-- Source material follows --
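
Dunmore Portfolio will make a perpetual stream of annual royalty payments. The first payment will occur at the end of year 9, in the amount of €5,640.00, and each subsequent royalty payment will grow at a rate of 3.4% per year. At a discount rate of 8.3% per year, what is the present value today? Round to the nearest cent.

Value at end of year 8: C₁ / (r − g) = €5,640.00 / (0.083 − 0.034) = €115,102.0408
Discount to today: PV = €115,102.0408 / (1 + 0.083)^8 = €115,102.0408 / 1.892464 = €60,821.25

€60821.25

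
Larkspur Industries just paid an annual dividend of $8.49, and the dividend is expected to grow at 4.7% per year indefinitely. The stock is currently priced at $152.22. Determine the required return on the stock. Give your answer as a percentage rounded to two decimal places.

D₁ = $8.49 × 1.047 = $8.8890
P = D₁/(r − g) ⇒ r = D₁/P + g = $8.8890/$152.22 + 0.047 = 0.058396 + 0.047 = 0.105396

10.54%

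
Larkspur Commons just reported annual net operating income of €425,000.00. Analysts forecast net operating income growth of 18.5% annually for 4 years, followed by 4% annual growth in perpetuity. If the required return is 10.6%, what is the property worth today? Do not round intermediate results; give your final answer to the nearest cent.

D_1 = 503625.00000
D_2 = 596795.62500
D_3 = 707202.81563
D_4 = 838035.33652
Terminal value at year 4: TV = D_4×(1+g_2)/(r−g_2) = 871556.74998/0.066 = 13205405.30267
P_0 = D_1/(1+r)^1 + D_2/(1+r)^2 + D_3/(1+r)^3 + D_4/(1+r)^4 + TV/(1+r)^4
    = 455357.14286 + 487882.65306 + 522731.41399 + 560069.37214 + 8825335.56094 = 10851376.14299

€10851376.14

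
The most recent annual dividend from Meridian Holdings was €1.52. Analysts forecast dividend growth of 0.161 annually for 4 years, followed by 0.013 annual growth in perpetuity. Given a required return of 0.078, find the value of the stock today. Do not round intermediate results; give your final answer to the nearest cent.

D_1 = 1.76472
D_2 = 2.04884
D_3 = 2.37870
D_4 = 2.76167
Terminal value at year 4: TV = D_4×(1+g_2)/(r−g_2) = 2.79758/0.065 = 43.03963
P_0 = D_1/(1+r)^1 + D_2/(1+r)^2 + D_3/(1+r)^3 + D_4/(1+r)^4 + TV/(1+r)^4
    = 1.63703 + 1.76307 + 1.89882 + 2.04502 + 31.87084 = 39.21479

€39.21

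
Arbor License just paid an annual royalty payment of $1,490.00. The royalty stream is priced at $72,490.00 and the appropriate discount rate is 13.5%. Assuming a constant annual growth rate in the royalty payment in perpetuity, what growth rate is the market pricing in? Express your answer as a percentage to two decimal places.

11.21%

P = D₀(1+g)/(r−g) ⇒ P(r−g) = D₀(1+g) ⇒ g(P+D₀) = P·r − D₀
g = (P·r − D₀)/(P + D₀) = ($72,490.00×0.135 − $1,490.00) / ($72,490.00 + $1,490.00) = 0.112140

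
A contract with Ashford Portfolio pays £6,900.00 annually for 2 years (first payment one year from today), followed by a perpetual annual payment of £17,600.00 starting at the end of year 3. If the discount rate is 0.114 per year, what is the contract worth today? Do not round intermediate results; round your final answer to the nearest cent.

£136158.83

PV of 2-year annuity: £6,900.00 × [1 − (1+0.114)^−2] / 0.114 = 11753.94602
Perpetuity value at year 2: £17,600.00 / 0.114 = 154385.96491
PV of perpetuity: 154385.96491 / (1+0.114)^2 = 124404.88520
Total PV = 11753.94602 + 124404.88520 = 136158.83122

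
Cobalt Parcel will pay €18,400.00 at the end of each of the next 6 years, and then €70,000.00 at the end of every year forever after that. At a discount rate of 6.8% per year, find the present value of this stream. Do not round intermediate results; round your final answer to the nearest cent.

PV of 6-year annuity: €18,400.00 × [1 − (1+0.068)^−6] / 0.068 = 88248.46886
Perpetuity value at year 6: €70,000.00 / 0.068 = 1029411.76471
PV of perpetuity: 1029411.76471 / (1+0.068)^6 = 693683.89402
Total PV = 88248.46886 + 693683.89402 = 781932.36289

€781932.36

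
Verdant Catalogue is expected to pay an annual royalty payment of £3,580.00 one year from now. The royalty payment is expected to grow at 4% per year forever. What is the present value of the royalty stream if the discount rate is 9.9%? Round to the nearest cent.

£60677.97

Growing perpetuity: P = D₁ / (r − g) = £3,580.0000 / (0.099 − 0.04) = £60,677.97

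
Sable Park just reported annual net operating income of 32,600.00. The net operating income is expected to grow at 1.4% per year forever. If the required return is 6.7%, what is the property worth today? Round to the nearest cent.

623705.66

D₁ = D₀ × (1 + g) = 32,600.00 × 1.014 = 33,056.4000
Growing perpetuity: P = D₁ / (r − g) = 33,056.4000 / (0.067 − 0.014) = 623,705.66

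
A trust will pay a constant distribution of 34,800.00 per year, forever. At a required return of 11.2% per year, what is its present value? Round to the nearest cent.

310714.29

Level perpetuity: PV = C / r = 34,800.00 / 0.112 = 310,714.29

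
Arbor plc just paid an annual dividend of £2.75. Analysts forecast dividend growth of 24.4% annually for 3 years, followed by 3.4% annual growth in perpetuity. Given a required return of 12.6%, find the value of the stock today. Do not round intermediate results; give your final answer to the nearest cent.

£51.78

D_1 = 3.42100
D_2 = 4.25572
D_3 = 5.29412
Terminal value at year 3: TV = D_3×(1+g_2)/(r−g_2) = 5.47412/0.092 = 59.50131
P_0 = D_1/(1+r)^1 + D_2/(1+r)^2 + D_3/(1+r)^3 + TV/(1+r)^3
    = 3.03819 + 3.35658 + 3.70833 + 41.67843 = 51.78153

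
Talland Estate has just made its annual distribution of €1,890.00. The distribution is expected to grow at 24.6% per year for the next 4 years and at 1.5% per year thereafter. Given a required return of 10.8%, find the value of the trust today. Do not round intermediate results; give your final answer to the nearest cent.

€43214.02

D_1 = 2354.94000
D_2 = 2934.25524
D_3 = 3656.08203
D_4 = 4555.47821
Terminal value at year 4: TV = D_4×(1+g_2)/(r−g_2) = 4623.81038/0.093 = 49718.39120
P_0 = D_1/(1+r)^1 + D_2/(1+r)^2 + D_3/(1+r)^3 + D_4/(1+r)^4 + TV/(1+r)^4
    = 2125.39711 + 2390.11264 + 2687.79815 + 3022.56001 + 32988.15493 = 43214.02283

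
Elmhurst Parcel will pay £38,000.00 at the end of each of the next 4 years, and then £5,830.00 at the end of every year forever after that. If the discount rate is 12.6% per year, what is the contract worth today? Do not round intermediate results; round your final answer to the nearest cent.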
-- Source material concluded --
*Your instructions*
All entries above are to be transcribed verbatim.

*Output below*
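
Dunmore Portfolio will make a perpetual stream of annual royalty payments. The first payment will occur at the end of year 9, in the amount of €5,640.00, and each subsequent royalty payment will grow at a rate of 3.4% per year. At a discount rate of 8.3% per year, what is the present value today? Round to the nearest cent.

Value at end of year 8: C₁ / (r − g) = €5,640.00 / (0.083 − 0.034) = €115,102.0408
Discount to today: PV = €115,102.0408 / (1 + 0.083)^8 = €115,102.0408 / 1.892464 = €60,821.25

€60821.25

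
Larkspur Industries just paid an annual dividend of $8.49, and the dividend is expected to grow at 4.7% per year indefinitely. The stock is currently priced at $152.22. Determine the required return on the stock. Give your answer as a percentage rounded to two decimal places.

D₁ = $8.49 × 1.047 = $8.8890
P = D₁/(r − g) ⇒ r = D₁/P + g = $8.8890/$152.22 + 0.047 = 0.058396 + 0.047 = 0.105396

10.54%

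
Larkspur Commons just reported annual net operating income of €425,000.00. Analysts forecast net operating income growth of 18.5% annually for 4 years, followed by 4% annual growth in perpetuity. If the required return is 10.6%, what is the property worth today? Do not round intermediate results; give your final answer to the nearest cent.

D_1 = 503625.00000
D_2 = 596795.62500
D_3 = 707202.81563
D_4 = 838035.33652
Terminal value at year 4: TV = D_4×(1+g_2)/(r−g_2) = 871556.74998/0.066 = 13205405.30267
P_0 = D_1/(1+r)^1 + D_2/(1+r)^2 + D_3/(1+r)^3 + D_4/(1+r)^4 + TV/(1+r)^4
    = 455357.14286 + 487882.65306 + 522731.41399 + 560069.37214 + 8825335.56094 = 10851376.14299

€10851376.14

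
The most recent annual dividend from Meridian Holdings was €1.52. Analysts forecast dividend growth of 0.161 annually for 4 years, followed by 0.013 annual growth in perpetuity. Given a required return of 0.078, find the value of the stock today. Do not round intermediate results; give your final answer to the nearest cent.

D_1 = 1.76472
D_2 = 2.04884
D_3 = 2.37870
D_4 = 2.76167
Terminal value at year 4: TV = D_4×(1+g_2)/(r−g_2) = 2.79758/0.065 = 43.03963
P_0 = D_1/(1+r)^1 + D_2/(1+r)^2 + D_3/(1+r)^3 + D_4/(1+r)^4 + TV/(1+r)^4
    = 1.63703 + 1.76307 + 1.89882 + 2.04502 + 31.87084 = 39.21479

€39.21

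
Arbor License just paid an annual royalty payment of $1,490.00. The royalty stream is priced at $72,490.00 and the appropriate discount rate is 13.5%. Assuming a constant annual growth rate in the royalty payment in perpetuity, what growth rate is the market pricing in? Express your answer as a percentage to two decimal places.

11.21%

P = D₀(1+g)/(r−g) ⇒ P(r−g) = D₀(1+g) ⇒ g(P+D₀) = P·r − D₀
g = (P·r − D₀)/(P + D₀) = ($72,490.00×0.135 − $1,490.00) / ($72,490.00 + $1,490.00) = 0.112140

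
A contract with Ashford Portfolio pays £6,900.00 annually for 2 years (first payment one year from today), followed by a perpetual annual payment of £17,600.00 starting at the end of year 3. If the discount rate is 0.114 per year, what is the contract worth today? Do not round intermediate results; round your final answer to the nearest cent.

£136158.83

PV of 2-year annuity: £6,900.00 × [1 − (1+0.114)^−2] / 0.114 = 11753.94602
Perpetuity value at year 2: £17,600.00 / 0.114 = 154385.96491
PV of perpetuity: 154385.96491 / (1+0.114)^2 = 124404.88520
Total PV = 11753.94602 + 124404.88520 = 136158.83122

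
Cobalt Parcel will pay €18,400.00 at the end of each of the next 6 years, and then €70,000.00 at the end of every year forever after that. At a discount rate of 6.8% per year, find the present value of this stream. Do not round intermediate results; round your final answer to the nearest cent.

PV of 6-year annuity: €18,400.00 × [1 − (1+0.068)^−6] / 0.068 = 88248.46886
Perpetuity value at year 6: €70,000.00 / 0.068 = 1029411.76471
PV of perpetuity: 1029411.76471 / (1+0.068)^6 = 693683.89402
Total PV = 88248.46886 + 693683.89402 = 781932.36289

€781932.36

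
Verdant Catalogue is expected to pay an annual royalty payment of £3,580.00 one year from now. The royalty payment is expected to grow at 4% per year forever. What is the present value of the royalty stream if the discount rate is 9.9%? Round to the nearest cent.

£60677.97

Growing perpetuity: P = D₁ / (r − g) = £3,580.0000 / (0.099 − 0.04) = £60,677.97

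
Sable Park just reported annual net operating income of 32,600.00. The net operating income is expected to grow at 1.4% per year forever. If the required return is 6.7%, what is the property worth today? Round to the nearest cent.

623705.66

D₁ = D₀ × (1 + g) = 32,600.00 × 1.014 = 33,056.4000
Growing perpetuity: P = D₁ / (r − g) = 33,056.4000 / (0.067 − 0.014) = 623,705.66

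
A trust will pay a constant distribution of 34,800.00 per year, forever. At a required return of 11.2% per year, what is its present value? Round to the nearest cent.

310714.29

Level perpetuity: PV = C / r = 34,800.00 / 0.112 = 310,714.29

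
Arbor plc just paid an annual dividend of £2.75. Analysts forecast dividend growth of 24.4% annually for 3 years, followed by 3.4% annual growth in perpetuity. Given a required return of 12.6%, find the value of the stock today. Do not round intermediate results; give your final answer to the nearest cent.

£51.78

D_1 = 3.42100
D_2 = 4.25572
D_3 = 5.29412
Terminal value at year 3: TV = D_3×(1+g_2)/(r−g_2) = 5.47412/0.092 = 59.50131
P_0 = D_1/(1+r)^1 + D_2/(1+r)^2 + D_3/(1+r)^3 + TV/(1+r)^3
    = 3.03819 + 3.35658 + 3.70833 + 41.67843 = 51.78153

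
Talland Estate has just made its annual distribution of €1,890.00. The distribution is expected to grow at 24.6% per year for the next 4 years and at 1.5% per year thereafter. Given a required return of 10.8%, find the value of the trust today. Do not round intermediate results; give your final answer to the nearest cent.

€43214.02

D_1 = 2354.94000
D_2 = 2934.25524
D_3 = 3656.08203
D_4 = 4555.47821
Terminal value at year 4: TV = D_4×(1+g_2)/(r−g_2) = 4623.81038/0.093 = 49718.39120
P_0 = D_1/(1+r)^1 + D_2/(1+r)^2 + D_3/(1+r)^3 + D_4/(1+r)^4 + TV/(1+r)^4
    = 2125.39711 + 2390.11264 + 2687.79815 + 3022.56001 + 32988.15493 = 43214.02283

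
Elmhurst Parcel will pay £38,000.00 at the end of each of the next 4 years, and then £5,830.00 at the end of every year forever after that. If the discount rate is 12.6% per year, what is the contract worth today? Do not round intermediate results; round your final answer to the nearest cent.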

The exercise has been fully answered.